*** Opening Records for processing ***
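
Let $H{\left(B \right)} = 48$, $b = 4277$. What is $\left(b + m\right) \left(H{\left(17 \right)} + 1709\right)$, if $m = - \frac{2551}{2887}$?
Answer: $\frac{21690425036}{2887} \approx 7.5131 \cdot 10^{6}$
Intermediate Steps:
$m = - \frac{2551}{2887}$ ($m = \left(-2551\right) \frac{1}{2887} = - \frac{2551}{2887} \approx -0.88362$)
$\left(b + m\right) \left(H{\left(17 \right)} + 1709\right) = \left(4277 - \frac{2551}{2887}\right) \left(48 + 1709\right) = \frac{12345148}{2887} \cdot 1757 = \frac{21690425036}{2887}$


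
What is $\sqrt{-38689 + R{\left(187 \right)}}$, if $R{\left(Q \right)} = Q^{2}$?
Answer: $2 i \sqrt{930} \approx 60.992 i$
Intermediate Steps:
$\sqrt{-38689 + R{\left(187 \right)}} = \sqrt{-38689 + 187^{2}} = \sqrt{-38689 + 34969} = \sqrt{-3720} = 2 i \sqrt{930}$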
*** Closing Records for processing ***
*** Opening Records for processing ***
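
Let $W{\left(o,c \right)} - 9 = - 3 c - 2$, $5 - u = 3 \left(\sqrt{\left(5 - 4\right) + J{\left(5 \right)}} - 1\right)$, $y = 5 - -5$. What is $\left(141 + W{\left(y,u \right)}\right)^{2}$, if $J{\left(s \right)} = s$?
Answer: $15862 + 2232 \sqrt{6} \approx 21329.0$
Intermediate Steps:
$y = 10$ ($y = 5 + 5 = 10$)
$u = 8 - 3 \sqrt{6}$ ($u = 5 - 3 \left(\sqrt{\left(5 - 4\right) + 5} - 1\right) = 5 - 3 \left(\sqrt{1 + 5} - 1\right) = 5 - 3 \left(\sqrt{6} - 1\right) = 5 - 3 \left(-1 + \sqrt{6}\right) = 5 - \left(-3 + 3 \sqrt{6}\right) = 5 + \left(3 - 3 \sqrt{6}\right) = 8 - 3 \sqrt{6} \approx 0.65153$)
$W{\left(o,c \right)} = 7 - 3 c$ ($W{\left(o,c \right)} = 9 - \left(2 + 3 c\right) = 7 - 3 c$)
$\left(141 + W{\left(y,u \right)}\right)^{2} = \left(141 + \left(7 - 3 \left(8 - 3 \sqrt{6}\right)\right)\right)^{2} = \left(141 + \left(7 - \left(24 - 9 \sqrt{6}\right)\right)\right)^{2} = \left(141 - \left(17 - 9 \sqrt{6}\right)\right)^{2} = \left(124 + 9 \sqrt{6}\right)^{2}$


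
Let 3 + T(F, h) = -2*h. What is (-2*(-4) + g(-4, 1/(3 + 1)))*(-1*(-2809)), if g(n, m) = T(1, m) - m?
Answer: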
*** Closing Records for processing ***
About this task: Every line that holds the word "What" should be copied from the records.

Exercise output:
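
Let $H{\left(B \right)} = 48$, $b = 4277$. What is $\left(b + m\right) \left(H{\left(17 \right)} + 1709\right)$, if $m = - \frac{2551}{2887}$?
What is $\sqrt{-38689 + R{\left(187 \right)}}$, if $R{\left(Q \right)} = Q^{2}$?
Let $W{\left(o,c \right)} - 9 = - 3 c - 2$, $5 - u = 3 \left(\sqrt{\left(5 - 4\right) + J{\left(5 \right)}} - 1\right)$, $y = 5 - -5$. What is $\left(141 + W{\left(y,u \right)}\right)^{2}$, if $J{\left(s \right)} = s$?
Let 3 + T(F, h) = -2*h. What is (-2*(-4) + g(-4, 1/(3 + 1)))*(-1*(-2809)), if g(n, m) = T(1, m) - m?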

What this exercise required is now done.